■ **EXERCISE DESCRIPTION**
If a line in the entries below holds the string "proportions", copy it.

____________________

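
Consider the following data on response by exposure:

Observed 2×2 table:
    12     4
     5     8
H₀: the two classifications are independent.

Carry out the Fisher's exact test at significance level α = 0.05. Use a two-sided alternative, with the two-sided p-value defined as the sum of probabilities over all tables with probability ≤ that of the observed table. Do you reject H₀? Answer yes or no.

Margins: r₁=16, r₂=13, c₁=17, c₂=12, n=29
p_obs = C(16,12)·C(13,5)/C(29,17); sum pmf over tables with pmf ≤ p_obs
p-value (two-sided) = 0.06670
At α=0.05: p ≥ α → fail to reject H₀

reject H₀: no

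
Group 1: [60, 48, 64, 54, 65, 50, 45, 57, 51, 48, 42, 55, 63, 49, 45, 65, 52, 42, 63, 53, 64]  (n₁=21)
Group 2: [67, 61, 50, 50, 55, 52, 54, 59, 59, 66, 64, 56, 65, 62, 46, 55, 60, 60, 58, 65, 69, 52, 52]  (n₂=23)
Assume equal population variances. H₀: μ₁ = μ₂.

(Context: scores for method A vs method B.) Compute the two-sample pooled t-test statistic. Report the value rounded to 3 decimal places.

test statistic = -1.922

x̄₁=54.048, s₁=7.832, n₁=21
x̄₂=58.130, s₂=6.225, n₂=23
s_p² = [20·7.832² + 22·6.225²]/42 = 49.5134
SE = √(s_p²·(1/21+1/23)) = 2.1238
t = (54.048−58.130)/2.1238 = -1.9224
df = 42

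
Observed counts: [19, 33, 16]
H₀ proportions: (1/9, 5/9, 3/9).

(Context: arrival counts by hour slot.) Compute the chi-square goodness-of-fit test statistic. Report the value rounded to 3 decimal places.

n = 68; E_i = n·p_i = [7.56, 37.78, 22.67]
χ² = (19−7.56)²/7.56 + (33−37.78)²/37.78 + (16−22.67)²/22.67 = 19.9000
df = 2

test statistic = 19.900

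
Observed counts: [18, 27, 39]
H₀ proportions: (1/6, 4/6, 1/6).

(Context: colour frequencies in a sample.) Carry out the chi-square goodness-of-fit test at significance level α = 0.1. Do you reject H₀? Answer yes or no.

reject H₀: yes

n = 84; E_i = n·p_i = [14.00, 56.00, 14.00]
χ² = (18−14.00)²/14.00 + (27−56.00)²/56.00 + (39−14.00)²/14.00 = 60.8036
df = 2
p-value (upper-tail) = 0.00000
At α=0.1: p < α → reject H₀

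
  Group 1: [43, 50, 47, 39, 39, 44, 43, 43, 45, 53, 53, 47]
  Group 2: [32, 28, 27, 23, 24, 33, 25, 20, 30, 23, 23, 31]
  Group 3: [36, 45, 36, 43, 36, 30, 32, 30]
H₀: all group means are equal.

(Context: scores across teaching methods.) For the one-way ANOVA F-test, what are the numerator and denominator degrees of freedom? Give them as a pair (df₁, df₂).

k = 3 groups, N = 32 total
df = (k−1, N−k) = (3−1, 32−3) = (2, 29)

degrees of freedom = [2, 29]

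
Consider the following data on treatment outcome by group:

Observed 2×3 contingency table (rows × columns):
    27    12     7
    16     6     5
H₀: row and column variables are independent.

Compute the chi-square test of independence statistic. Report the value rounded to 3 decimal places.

test statistic = 0.217

Row totals [46, 27], col totals [43, 18, 12], n=73
χ² = (27−27.10)²/27.10 + (12−11.34)²/11.34 + (7−7.56)²/7.56 + (16−15.90)²/15.90 + (6−6.66)²/6.66 + (5−4.44)²/4.44 = 0.2168
df = 2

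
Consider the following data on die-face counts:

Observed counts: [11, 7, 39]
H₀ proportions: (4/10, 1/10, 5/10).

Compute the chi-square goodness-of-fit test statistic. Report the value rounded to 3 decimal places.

n = 57; E_i = n·p_i = [22.80, 5.70, 28.50]
χ² = (11−22.80)²/22.80 + (7−5.70)²/5.70 + (39−28.50)²/28.50 = 10.2719
df = 2

test statistic = 10.272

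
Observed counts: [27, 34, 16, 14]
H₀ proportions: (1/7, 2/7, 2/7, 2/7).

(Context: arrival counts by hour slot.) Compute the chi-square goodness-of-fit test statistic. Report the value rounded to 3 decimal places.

test statistic = 26.923

n = 91; E_i = n·p_i = [13.00, 26.00, 26.00, 26.00]
χ² = (27−13.00)²/13.00 + (34−26.00)²/26.00 + (16−26.00)²/26.00 + (14−26.00)²/26.00 = 26.9231
df = 3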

____________________

■ **ANSWER SPACE**
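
H₀ proportions: (1/9, 5/9, 3/9).
H₀ proportions: (1/6, 4/6, 1/6).
H₀ proportions: (4/10, 1/10, 5/10).
H₀ proportions: (1/7, 2/7, 2/7, 2/7).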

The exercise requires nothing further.